Work to be completed: Show the lines of the material that contain the word "either".

>>>>

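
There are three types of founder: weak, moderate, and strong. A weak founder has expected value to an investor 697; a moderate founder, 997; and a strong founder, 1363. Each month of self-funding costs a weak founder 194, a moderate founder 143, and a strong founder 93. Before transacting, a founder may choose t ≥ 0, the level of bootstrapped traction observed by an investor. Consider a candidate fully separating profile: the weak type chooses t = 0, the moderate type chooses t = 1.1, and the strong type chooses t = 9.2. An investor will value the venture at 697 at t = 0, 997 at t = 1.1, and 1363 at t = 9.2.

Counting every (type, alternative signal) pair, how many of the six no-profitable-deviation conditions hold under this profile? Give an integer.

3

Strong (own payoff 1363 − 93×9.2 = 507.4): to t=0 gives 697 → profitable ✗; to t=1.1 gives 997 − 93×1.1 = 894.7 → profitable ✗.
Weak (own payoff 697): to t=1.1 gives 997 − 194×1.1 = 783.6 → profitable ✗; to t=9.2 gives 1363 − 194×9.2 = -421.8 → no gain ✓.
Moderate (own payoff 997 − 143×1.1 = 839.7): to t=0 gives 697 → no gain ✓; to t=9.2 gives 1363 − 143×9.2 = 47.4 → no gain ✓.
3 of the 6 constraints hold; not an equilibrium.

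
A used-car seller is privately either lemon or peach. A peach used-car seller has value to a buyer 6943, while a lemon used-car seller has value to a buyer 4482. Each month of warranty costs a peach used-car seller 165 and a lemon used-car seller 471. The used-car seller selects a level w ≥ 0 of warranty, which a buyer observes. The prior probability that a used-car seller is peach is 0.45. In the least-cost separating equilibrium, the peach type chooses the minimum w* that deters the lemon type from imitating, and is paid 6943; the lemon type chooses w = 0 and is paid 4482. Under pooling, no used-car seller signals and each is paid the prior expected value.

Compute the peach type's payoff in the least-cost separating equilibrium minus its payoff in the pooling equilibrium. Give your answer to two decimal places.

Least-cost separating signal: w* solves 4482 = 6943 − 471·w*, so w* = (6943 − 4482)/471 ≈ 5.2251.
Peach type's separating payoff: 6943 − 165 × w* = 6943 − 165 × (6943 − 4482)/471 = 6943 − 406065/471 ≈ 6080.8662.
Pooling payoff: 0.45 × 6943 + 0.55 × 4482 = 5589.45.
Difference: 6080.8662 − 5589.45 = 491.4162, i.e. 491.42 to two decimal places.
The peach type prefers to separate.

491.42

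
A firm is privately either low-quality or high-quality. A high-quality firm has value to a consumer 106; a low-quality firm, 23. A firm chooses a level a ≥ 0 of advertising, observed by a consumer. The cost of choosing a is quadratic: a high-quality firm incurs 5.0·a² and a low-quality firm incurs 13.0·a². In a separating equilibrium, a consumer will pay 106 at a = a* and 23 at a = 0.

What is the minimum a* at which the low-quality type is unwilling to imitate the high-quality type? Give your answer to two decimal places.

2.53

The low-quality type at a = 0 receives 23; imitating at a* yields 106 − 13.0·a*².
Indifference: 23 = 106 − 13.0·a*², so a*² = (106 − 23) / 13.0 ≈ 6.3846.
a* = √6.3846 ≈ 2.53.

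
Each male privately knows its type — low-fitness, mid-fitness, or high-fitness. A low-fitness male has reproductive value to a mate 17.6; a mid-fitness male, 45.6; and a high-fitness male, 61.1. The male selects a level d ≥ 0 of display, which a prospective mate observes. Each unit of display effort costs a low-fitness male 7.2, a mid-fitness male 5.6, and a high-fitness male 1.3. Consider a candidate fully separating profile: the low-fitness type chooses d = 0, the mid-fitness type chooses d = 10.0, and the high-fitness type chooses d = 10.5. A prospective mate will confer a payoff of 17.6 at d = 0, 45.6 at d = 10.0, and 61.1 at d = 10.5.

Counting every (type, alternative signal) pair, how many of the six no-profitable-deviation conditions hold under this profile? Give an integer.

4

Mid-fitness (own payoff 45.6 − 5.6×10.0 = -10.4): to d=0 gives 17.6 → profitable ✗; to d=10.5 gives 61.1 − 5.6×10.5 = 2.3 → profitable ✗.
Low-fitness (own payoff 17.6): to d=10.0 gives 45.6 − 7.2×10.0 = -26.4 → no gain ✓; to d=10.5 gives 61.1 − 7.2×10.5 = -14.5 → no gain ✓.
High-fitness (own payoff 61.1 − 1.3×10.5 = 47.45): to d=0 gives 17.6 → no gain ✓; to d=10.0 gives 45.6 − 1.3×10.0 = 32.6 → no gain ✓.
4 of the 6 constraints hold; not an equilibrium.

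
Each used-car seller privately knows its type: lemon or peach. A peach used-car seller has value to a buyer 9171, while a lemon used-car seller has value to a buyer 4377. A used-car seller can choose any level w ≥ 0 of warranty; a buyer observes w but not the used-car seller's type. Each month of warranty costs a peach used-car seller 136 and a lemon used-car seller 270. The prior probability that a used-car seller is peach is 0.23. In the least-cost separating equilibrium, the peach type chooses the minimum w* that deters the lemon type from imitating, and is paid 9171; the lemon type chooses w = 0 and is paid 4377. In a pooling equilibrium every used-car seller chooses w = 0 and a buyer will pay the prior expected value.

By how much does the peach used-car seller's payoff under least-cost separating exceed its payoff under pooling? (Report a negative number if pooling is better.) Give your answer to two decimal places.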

<<<<

Output of the exercise:
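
A used-car seller is privately either lemon or peach. A peach used-car seller has value to a buyer 6943, while a lemon used-car seller has value to a buyer 4482. Each month of warranty costs a peach used-car seller 165 and a lemon used-car seller 471. The used-car seller selects a level w ≥ 0 of warranty, which a buyer observes. The prior probability that a used-car seller is peach is 0.45. In the least-cost separating equilibrium, the peach type chooses the minimum w* that deters the lemon type from imitating, and is paid 6943; the lemon type chooses w = 0 and is paid 4482. Under pooling, no used-car seller signals and each is paid the prior expected value.
A firm is privately either low-quality or high-quality. A high-quality firm has value to a consumer 106; a low-quality firm, 23. A firm chooses a level a ≥ 0 of advertising, observed by a consumer. The cost of choosing a is quadratic: a high-quality firm incurs 5.0·a² and a low-quality firm incurs 13.0·a². In a separating equilibrium, a consumer will pay 106 at a = a* and 23 at a = 0.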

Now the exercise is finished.